Among the records below, find each line bearing the word "bytecode" and copy it.

* [DATA SHOWN]
—————

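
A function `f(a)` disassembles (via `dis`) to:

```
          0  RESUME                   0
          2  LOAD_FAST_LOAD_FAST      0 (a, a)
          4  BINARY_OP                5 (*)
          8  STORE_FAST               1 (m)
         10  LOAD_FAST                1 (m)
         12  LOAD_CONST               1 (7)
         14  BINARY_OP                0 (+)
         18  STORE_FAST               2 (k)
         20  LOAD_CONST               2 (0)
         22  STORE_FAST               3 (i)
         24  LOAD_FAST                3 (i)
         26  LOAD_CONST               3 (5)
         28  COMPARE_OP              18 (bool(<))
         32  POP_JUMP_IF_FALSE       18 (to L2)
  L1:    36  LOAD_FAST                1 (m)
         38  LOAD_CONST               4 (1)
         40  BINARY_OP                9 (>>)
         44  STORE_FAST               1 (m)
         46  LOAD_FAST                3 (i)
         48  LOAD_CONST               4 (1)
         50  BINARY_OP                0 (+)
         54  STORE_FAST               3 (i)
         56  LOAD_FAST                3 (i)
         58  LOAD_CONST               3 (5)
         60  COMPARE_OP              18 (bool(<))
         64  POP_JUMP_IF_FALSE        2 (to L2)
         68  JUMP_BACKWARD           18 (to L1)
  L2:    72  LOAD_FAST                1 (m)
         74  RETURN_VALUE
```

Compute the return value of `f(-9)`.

2

LOAD_FAST_LOAD_FAST a,a → push -9,-9
BINARY_OP * → -9 * -9 = 81
STORE_FAST m → m=81
LOAD_FAST m → push 81
LOAD_CONST → push 7
BINARY_OP + → 81 + 7 = 88
STORE_FAST k → k=88
LOAD_CONST → push 0
STORE_FAST i → i=0
LOAD_FAST i → push 0
LOAD_CONST → push 5
COMPARE_OP bool(<) → 0 vs 5 = True
POP_JUMP_IF_FALSE → pop True; no jump
LOAD_FAST m → push 81
LOAD_CONST → push 1
BINARY_OP >> → 81 >> 1 = 40
STORE_FAST m → m=40
LOAD_FAST i → push 0
LOAD_CONST → push 1
BINARY_OP + → 0 + 1 = 1
STORE_FAST i → i=1
LOAD_FAST i → push 1
LOAD_CONST → push 5
COMPARE_OP bool(<) → 1 vs 5 = True
POP_JUMP_IF_FALSE → pop True; no jump
LOAD_FAST m → push 40
LOAD_CONST → push 1
BINARY_OP >> → 40 >> 1 = 20
STORE_FAST m → m=20
LOAD_FAST i → push 1
LOAD_CONST → push 1
BINARY_OP + → 1 + 1 = 2
STORE_FAST i → i=2
LOAD_FAST i → push 2
LOAD_CONST → push 5
COMPARE_OP bool(<) → 2 vs 5 = True
POP_JUMP_IF_FALSE → pop True; no jump
LOAD_FAST m → push 20
LOAD_CONST → push 1
BINARY_OP >> → 20 >> 1 = 10
STORE_FAST m → m=10
LOAD_FAST i → push 2
LOAD_CONST → push 1
BINARY_OP + → 2 + 1 = 3
STORE_FAST i → i=3
LOAD_FAST i → push 3
LOAD_CONST → push 5
COMPARE_OP bool(<) → 3 vs 5 = True
POP_JUMP_IF_FALSE → pop True; no jump
LOAD_FAST m → push 10
LOAD_CONST → push 1
BINARY_OP >> → 10 >> 1 = 5
STORE_FAST m → m=5
LOAD_FAST i → push 3
LOAD_CONST → push 1
BINARY_OP + → 3 + 1 = 4
STORE_FAST i → i=4
LOAD_FAST i → push 4
LOAD_CONST → push 5
COMPARE_OP bool(<) → 4 vs 5 = True
POP_JUMP_IF_FALSE → pop True; no jump
LOAD_FAST m → push 5
LOAD_CONST → push 1
BINARY_OP >> → 5 >> 1 = 2
STORE_FAST m → m=2
LOAD_FAST i → push 4
LOAD_CONST → push 1
BINARY_OP + → 4 + 1 = 5
STORE_FAST i → i=5
LOAD_FAST i → push 5
LOAD_CONST → push 5
COMPARE_OP bool(<) → 5 vs 5 = False
POP_JUMP_IF_FALSE → pop False; jump
LOAD_FAST m → push 2
RETURN_VALUE → return 2.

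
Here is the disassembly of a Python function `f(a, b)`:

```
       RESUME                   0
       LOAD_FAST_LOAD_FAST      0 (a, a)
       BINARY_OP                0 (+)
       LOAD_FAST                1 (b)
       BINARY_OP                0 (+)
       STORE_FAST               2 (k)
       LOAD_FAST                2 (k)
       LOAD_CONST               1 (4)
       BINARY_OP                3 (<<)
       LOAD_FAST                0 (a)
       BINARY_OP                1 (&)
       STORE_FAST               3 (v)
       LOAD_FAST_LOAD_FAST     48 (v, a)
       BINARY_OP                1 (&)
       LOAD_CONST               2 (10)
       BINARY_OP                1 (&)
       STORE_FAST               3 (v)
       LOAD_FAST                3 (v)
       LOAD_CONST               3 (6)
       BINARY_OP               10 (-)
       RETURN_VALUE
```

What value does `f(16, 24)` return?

LOAD_FAST_LOAD_FAST a,a → push 16,16. Stack: [16, 16]
BINARY_OP + → 16 + 16 = 32. Stack: [32]
LOAD_FAST b → push 24. Stack: [32, 24]
BINARY_OP + → 32 + 24 = 56. Stack: [56]
STORE_FAST k → k=56. Stack: []
LOAD_FAST k → push 56. Stack: [56]
LOAD_CONST → push 4. Stack: [56, 4]
BINARY_OP << → 56 << 4 = 896. Stack: [896]
LOAD_FAST a → push 16. Stack: [896, 16]
BINARY_OP & → 896 & 16 = 0. Stack: [0]
STORE_FAST v → v=0. Stack: []
LOAD_FAST_LOAD_FAST v,a → push 0,16. Stack: [0, 16]
BINARY_OP & → 0 & 16 = 0. Stack: [0]
LOAD_CONST → push 10. Stack: [0, 10]
BINARY_OP & → 0 & 10 = 0. Stack: [0]
STORE_FAST v → v=0. Stack: []
LOAD_FAST v → push 0. Stack: [0]
LOAD_CONST → push 6. Stack: [0, 6]
BINARY_OP - → 0 - 6 = -6. Stack: [-6]
RETURN_VALUE → return -6.

-6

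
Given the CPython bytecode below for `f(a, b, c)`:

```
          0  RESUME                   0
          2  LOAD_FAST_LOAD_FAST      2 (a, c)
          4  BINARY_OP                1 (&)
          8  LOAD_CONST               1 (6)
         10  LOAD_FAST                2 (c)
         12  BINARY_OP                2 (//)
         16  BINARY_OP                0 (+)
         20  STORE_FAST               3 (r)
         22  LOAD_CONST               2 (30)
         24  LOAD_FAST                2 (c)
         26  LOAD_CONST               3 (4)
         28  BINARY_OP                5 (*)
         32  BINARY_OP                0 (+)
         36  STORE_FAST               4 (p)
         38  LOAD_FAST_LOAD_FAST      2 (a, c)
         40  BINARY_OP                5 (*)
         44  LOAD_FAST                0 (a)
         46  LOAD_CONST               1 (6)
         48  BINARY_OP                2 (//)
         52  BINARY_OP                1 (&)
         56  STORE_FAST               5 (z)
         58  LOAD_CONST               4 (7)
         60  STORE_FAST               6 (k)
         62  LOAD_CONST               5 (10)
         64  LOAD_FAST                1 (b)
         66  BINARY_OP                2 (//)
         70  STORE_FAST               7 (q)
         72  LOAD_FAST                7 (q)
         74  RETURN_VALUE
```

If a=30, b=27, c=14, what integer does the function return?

LOAD_FAST_LOAD_FAST a,c → push 30,14. Stack: [30, 14]
BINARY_OP & → 30 & 14 = 14. Stack: [14]
LOAD_CONST → push 6. Stack: [14, 6]
LOAD_FAST c → push 14. Stack: [14, 6, 14]
BINARY_OP // → 6 // 14 = 0. Stack: [14, 0]
BINARY_OP + → 14 + 0 = 14. Stack: [14]
STORE_FAST r → r=14. Stack: []
LOAD_CONST → push 30. Stack: [30]
LOAD_FAST c → push 14. Stack: [30, 14]
LOAD_CONST → push 4. Stack: [30, 14, 4]
BINARY_OP * → 14 * 4 = 56. Stack: [30, 56]
BINARY_OP + → 30 + 56 = 86. Stack: [86]
STORE_FAST p → p=86. Stack: []
LOAD_FAST_LOAD_FAST a,c → push 30,14. Stack: [30, 14]
BINARY_OP * → 30 * 14 = 420. Stack: [420]
LOAD_FAST a → push 30. Stack: [420, 30]
LOAD_CONST → push 6. Stack: [420, 30, 6]
BINARY_OP // → 30 // 6 = 5. Stack: [420, 5]
BINARY_OP & → 420 & 5 = 4. Stack: [4]
STORE_FAST z → z=4. Stack: []
LOAD_CONST → push 7. Stack: [7]
STORE_FAST k → k=7. Stack: []
LOAD_CONST → push 10. Stack: [10]
LOAD_FAST b → push 27. Stack: [10, 27]
BINARY_OP // → 10 // 27 = 0. Stack: [0]
STORE_FAST q → q=0. Stack: []
LOAD_FAST q → push 0. Stack: [0]
RETURN_VALUE → return 0.

0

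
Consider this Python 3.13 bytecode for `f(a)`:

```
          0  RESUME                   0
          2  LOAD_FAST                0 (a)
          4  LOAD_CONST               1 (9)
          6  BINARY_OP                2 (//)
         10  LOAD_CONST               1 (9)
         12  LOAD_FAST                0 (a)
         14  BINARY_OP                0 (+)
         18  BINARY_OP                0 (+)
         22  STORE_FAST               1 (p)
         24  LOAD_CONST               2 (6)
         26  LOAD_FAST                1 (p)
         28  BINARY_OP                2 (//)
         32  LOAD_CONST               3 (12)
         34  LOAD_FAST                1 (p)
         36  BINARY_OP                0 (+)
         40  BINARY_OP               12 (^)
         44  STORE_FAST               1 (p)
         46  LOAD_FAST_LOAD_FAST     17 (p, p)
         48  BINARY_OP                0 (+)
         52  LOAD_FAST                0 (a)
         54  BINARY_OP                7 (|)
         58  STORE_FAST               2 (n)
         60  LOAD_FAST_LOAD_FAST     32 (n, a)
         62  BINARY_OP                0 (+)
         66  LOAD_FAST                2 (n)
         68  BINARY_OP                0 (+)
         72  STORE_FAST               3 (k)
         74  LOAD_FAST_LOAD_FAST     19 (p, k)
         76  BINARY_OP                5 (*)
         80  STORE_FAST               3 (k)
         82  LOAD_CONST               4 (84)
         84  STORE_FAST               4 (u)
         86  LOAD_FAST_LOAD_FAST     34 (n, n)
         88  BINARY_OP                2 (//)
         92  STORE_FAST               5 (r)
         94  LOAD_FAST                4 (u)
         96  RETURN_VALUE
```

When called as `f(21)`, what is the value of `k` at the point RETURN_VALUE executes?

9108

LOAD_FAST a → push 21. Stack: [21]
LOAD_CONST → push 9. Stack: [21, 9]
BINARY_OP // → 21 // 9 = 2. Stack: [2]
LOAD_CONST → push 9. Stack: [2, 9]
LOAD_FAST a → push 21. Stack: [2, 9, 21]
BINARY_OP + → 9 + 21 = 30. Stack: [2, 30]
BINARY_OP + → 2 + 30 = 32. Stack: [32]
STORE_FAST p → p=32. Stack: []
LOAD_CONST → push 6. Stack: [6]
LOAD_FAST p → push 32. Stack: [6, 32]
BINARY_OP // → 6 // 32 = 0. Stack: [0]
LOAD_CONST → push 12. Stack: [0, 12]
LOAD_FAST p → push 32. Stack: [0, 12, 32]
BINARY_OP + → 12 + 32 = 44. Stack: [0, 44]
BINARY_OP ^ → 0 ^ 44 = 44. Stack: [44]
STORE_FAST p → p=44. Stack: []
LOAD_FAST_LOAD_FAST p,p → push 44,44. Stack: [44, 44]
BINARY_OP + → 44 + 44 = 88. Stack: [88]
LOAD_FAST a → push 21. Stack: [88, 21]
BINARY_OP | → 88 | 21 = 93. Stack: [93]
STORE_FAST n → n=93. Stack: []
LOAD_FAST_LOAD_FAST n,a → push 93,21. Stack: [93, 21]
BINARY_OP + → 93 + 21 = 114. Stack: [114]
LOAD_FAST n → push 93. Stack: [114, 93]
BINARY_OP + → 114 + 93 = 207. Stack: [207]
STORE_FAST k → k=207. Stack: []
LOAD_FAST_LOAD_FAST p,k → push 44,207. Stack: [44, 207]
BINARY_OP * → 44 * 207 = 9108. Stack: [9108]
STORE_FAST k → k=9108. Stack: []
LOAD_CONST → push 84. Stack: [84]
STORE_FAST u → u=84. Stack: []
LOAD_FAST_LOAD_FAST n,n → push 93,93. Stack: [93, 93]
BINARY_OP // → 93 // 93 = 1. Stack: [1]
STORE_FAST r → r=1. Stack: []
LOAD_FAST u → push 84. Stack: [84]
RETURN_VALUE → return 84.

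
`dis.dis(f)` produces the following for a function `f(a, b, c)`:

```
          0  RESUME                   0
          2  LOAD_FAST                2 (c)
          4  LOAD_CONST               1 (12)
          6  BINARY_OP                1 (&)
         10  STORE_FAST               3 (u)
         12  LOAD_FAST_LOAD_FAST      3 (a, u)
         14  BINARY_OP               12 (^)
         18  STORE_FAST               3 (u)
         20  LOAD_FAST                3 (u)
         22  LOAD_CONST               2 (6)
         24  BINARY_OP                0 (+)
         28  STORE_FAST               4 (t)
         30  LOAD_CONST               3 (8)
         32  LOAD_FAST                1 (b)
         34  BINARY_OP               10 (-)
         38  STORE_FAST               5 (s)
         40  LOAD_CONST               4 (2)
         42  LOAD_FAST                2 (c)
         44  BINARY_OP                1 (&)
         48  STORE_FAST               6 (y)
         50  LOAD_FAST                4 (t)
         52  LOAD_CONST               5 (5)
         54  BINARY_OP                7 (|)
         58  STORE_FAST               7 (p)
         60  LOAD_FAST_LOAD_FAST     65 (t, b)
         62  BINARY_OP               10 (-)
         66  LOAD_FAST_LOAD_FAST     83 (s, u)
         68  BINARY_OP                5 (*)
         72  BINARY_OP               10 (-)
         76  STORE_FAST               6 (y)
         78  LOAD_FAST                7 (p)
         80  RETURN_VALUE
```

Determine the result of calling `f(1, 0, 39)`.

15

LOAD_FAST c → push 39. Stack: [39]
LOAD_CONST → push 12. Stack: [39, 12]
BINARY_OP & → 39 & 12 = 4. Stack: [4]
STORE_FAST u → u=4. Stack: []
LOAD_FAST_LOAD_FAST a,u → push 1,4. Stack: [1, 4]
BINARY_OP ^ → 1 ^ 4 = 5. Stack: [5]
STORE_FAST u → u=5. Stack: []
LOAD_FAST u → push 5. Stack: [5]
LOAD_CONST → push 6. Stack: [5, 6]
BINARY_OP + → 5 + 6 = 11. Stack: [11]
STORE_FAST t → t=11. Stack: []
LOAD_CONST → push 8. Stack: [8]
LOAD_FAST b → push 0. Stack: [8, 0]
BINARY_OP - → 8 - 0 = 8. Stack: [8]
STORE_FAST s → s=8. Stack: []
LOAD_CONST → push 2. Stack: [2]
LOAD_FAST c → push 39. Stack: [2, 39]
BINARY_OP & → 2 & 39 = 2. Stack: [2]
STORE_FAST y → y=2. Stack: []
LOAD_FAST t → push 11. Stack: [11]
LOAD_CONST → push 5. Stack: [11, 5]
BINARY_OP | → 11 | 5 = 15. Stack: [15]
STORE_FAST p → p=15. Stack: []
LOAD_FAST_LOAD_FAST t,b → push 11,0. Stack: [11, 0]
BINARY_OP - → 11 - 0 = 11. Stack: [11]
LOAD_FAST_LOAD_FAST s,u → push 8,5. Stack: [11, 8, 5]
BINARY_OP * → 8 * 5 = 40. Stack: [11, 40]
BINARY_OP - → 11 - 40 = -29. Stack: [-29]
STORE_FAST y → y=-29. Stack: []
LOAD_FAST p → push 15. Stack: [15]
RETURN_VALUE → return 15.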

—————

* [ANSWER SECTION]
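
Given the CPython bytecode below for `f(a, b, c)`:
Consider this Python 3.13 bytecode for `f(a)`: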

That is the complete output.